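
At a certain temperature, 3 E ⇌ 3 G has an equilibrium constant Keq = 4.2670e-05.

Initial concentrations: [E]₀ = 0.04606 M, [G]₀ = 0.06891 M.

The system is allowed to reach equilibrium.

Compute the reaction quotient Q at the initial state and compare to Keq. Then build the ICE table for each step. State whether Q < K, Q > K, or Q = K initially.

Q₀ = 3.349; Q > K (proceeds reverse)

Q₀ = 3.349 vs Keq = 4.2670e-05 ⇒ Q>K, reverse
Step 1:
                  E         G
  init      0.04606   0.06891
  Δ         0.06503  -0.06503
  eq         0.1111  0.003882
  solve Keq expr → x = -0.02168; check Q = 4.2670e-05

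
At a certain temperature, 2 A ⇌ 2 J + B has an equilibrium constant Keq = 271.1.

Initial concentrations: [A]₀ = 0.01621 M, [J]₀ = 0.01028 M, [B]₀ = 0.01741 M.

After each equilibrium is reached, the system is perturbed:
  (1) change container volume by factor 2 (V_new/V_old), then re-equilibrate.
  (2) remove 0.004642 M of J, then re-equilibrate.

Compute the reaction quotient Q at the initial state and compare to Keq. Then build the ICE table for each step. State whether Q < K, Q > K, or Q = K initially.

Q₀ = 0.007002; Q < K (proceeds forward)

Q₀ = 0.007002 vs Keq = 271.1 ⇒ Q<K, forward
Step 1:
                  A         J         B
  init      0.01621   0.01028   0.01741
  Δ        -0.01596   0.01596  0.007978
  eq      2.5389e-04   0.02624   0.02539
  solve Keq expr → x = 0.007978; check Q = 271.1
Then change container volume by factor 2 (V_new/V_old).
Step 2:
                  A         J         B
  init    1.2695e-04   0.01312   0.01269
  Δ       -3.6864e-05 3.6864e-05 1.8432e-05
  eq      9.0082e-05   0.01315   0.01271
  solve Keq expr → x = 1.8432e-05; check Q = 271.1
Then remove 0.004642 M of J.
Step 3:
                  A         J         B
  init    9.0082e-05  0.008513   0.01271
  Δ       -3.1535e-05 3.1535e-05 1.5768e-05
  eq      5.8547e-05  0.008544   0.01273
  solve Keq expr → x = 1.5768e-05; check Q = 271.1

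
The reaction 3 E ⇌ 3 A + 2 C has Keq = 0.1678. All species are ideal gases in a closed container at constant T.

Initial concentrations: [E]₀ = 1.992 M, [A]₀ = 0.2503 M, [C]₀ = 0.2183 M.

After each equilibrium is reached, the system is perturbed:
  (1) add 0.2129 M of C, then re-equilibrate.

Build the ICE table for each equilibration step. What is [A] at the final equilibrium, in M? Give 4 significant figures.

[A]_eq = 0.859 M

Q₀ = 9.4541e-05 vs Keq = 0.1678 ⇒ Q<K, forward
Step 1:
                    E           A           C
  Initial       1.992      0.2503      0.2183
  Change      -0.6857      0.6857      0.4571
  Equil         1.306       0.936      0.6754
  solve Keq expr → x = 0.2286; check Q = 0.1678
Then add 0.2129 M of C.
Step 2:
                    E           A           C
  Initial       1.306       0.936      0.8883
  Change      0.07694    -0.07694     -0.0513
  Equil         1.383       0.859       0.837
  solve Keq expr → x = -0.02565; check Q = 0.1678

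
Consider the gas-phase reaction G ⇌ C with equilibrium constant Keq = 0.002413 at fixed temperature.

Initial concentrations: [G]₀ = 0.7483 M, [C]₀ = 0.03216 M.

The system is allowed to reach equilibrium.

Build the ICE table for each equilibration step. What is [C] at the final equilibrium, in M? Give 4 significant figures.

[C]_eq = 0.001879 M

Q₀ = 0.04298 vs Keq = 0.002413 ⇒ Q>K, reverse
Step 1:
                    G           C
  I            0.7483     0.03216
  C           0.03028    -0.03028
  E            0.7786    0.001879
  solve Keq expr → x = -0.03028; check Q = 0.002413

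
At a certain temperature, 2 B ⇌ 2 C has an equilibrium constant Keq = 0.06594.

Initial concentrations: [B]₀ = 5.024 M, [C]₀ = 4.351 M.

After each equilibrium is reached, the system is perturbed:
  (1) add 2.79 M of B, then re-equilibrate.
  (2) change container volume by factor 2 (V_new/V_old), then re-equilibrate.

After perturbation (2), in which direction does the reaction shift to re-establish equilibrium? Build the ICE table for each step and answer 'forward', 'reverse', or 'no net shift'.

Direction: no net shift

Q₀ = 0.75 vs Keq = 0.06594 ⇒ Q>K, reverse
Step 1:
                   B          C
  Initial      5.024      4.351
  Change       2.435     -2.435
  Equil        7.459      1.916
  solve Keq expr → x = -1.218; check Q = 0.06594
Then add 2.79 M of B.
Step 2:
                   B          C
  Initial      10.25      1.916
  Change     -0.5701     0.5701
  Equil        9.679      2.486
  solve Keq expr → x = 0.285; check Q = 0.06594
Then change container volume by factor 2 (V_new/V_old).
Step 3:
                   B          C
  Initial       4.84      1.243
  Change           0          0
  Equil         4.84      1.243
  solve Keq expr → x = 0; check Q = 0.06594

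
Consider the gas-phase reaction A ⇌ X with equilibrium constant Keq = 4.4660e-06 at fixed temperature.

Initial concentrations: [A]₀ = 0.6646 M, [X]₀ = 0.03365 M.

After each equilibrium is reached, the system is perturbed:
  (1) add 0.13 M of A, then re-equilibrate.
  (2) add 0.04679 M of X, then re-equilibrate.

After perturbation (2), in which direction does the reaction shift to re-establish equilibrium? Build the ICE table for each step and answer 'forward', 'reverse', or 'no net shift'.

Direction: reverse

Q₀ = 0.05063 vs Keq = 4.4660e-06 ⇒ Q>K, reverse
Step 1:
                  A         X
  Initial    0.6646   0.03365
  Change    0.03365  -0.03365
  Equil      0.6982 3.1184e-06
  solve Keq expr → x = -0.03365; check Q = 4.4660e-06
Then add 0.13 M of A.
Step 2:
                  A         X
  Initial    0.8282 3.1184e-06
  Change  -5.8058e-07 5.8058e-07
  Equil      0.8282 3.6989e-06
  solve Keq expr → x = 5.8058e-07; check Q = 4.4660e-06
Then add 0.04679 M of X.
Step 3:
                  A         X
  Initial    0.8282   0.04679
  Change    0.04679  -0.04679
  Equil       0.875 3.9079e-06
  solve Keq expr → x = -0.04679; check Q = 4.4660e-06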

§ What you should do
From the records above, show each line that contains the word "with".

§ Response to the task
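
Consider the gas-phase reaction G ⇌ C with equilibrium constant Keq = 0.002413 at fixed temperature.
Consider the gas-phase reaction A ⇌ X with equilibrium constant Keq = 4.4660e-06 at fixed temperature.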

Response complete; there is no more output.